### Exercise goal
Nothing but an exact repetition of the listing should be returned.

### Input data
━━━━━━

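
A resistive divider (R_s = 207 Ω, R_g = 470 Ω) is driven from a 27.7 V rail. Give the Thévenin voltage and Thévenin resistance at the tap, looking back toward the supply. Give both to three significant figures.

V_th is the open-circuit tap voltage: 27.7 × 470/(207 + 470) = 19.2 V.
With the supply zeroed, R_s and R_g appear in parallel from the tap: R_th = R_s‖R_g = (207 × 470)/677.0 = 144 Ω.

V_th = 19.2 V, R_th = 144 Ω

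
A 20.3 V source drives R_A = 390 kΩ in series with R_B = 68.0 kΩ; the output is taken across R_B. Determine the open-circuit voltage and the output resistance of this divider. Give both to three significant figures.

V_th is the open-circuit tap voltage: 20.3 × 68.0/(390 + 68.0) = 3.01 V.
With the supply zeroed, R_A and R_B appear in parallel from the tap: R_th = R_A‖R_B = (390 × 68.0)/458.0 = 57.9 kΩ.

V_th = 3.01 V, R_th = 57.9 kΩ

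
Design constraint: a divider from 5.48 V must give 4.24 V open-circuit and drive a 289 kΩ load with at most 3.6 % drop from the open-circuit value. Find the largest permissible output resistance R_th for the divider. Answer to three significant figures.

R_th ≤ 10.8 kΩ

Loading drop = R_th/(R_th + R_L) ≤ 0.0360, so R_th ≤ R_L · ε/(1−ε) = 289 kΩ × 0.0360/0.9640 = 10.8 kΩ.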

━━━━━━

### Exercise output
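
A resistive divider (R_s = 207 Ω, R_g = 470 Ω) is driven from a 27.7 V rail. Give the Thévenin voltage and Thévenin resistance at the tap, looking back toward the supply. Give both to three significant figures.

V_th is the open-circuit tap voltage: 27.7 × 470/(207 + 470) = 19.2 V.
With the supply zeroed, R_s and R_g appear in parallel from the tap: R_th = R_s‖R_g = (207 × 470)/677.0 = 144 Ω.

V_th = 19.2 V, R_th = 144 Ω

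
A 20.3 V source drives R_A = 390 kΩ in series with R_B = 68.0 kΩ; the output is taken across R_B. Determine the open-circuit voltage and the output resistance of this divider. Give both to three significant figures.

V_th is the open-circuit tap voltage: 20.3 × 68.0/(390 + 68.0) = 3.01 V.
With the supply zeroed, R_A and R_B appear in parallel from the tap: R_th = R_A‖R_B = (390 × 68.0)/458.0 = 57.9 kΩ.

V_th = 3.01 V, R_th = 57.9 kΩ

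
Design constraint: a divider from 5.48 V must give 4.24 V open-circuit and drive a 289 kΩ load with at most 3.6 % drop from the open-circuit value. Find the largest permissible output resistance R_th for the divider. Answer to three significant figures.

R_th ≤ 10.8 kΩ

Loading drop = R_th/(R_th + R_L) ≤ 0.0360, so R_th ≤ R_L · ε/(1−ε) = 289 kΩ × 0.0360/0.9640 = 10.8 kΩ.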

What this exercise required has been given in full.